[Stored items]
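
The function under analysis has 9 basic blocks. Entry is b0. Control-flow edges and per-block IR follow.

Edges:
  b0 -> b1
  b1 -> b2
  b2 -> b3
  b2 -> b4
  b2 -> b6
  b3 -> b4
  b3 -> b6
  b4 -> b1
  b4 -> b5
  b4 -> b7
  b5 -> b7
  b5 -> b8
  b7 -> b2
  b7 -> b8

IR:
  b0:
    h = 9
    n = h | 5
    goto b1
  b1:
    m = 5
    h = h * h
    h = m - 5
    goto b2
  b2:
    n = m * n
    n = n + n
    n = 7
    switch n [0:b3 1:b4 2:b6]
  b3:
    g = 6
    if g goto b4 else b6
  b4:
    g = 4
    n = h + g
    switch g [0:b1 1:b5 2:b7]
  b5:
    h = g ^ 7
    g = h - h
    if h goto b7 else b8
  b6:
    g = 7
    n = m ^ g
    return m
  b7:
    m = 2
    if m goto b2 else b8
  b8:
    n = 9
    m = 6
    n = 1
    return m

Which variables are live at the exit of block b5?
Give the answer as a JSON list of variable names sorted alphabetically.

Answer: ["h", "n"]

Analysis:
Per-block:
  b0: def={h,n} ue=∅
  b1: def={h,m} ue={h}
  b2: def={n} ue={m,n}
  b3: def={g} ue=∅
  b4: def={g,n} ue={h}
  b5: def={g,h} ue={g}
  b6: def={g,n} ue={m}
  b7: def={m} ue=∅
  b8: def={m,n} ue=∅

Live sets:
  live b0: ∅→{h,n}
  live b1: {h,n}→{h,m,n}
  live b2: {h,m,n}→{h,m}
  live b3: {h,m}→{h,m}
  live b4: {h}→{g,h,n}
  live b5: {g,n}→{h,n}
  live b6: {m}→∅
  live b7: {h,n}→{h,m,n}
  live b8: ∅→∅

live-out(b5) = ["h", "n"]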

■ EXERCISE DESCRIPTION
Find the string "else" in the entries above. Copy each line where it occurs.

■ SOLUTION FOR THIS TASK
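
    if g goto b4 else b6
    if h goto b7 else b8
    if m goto b2 else b8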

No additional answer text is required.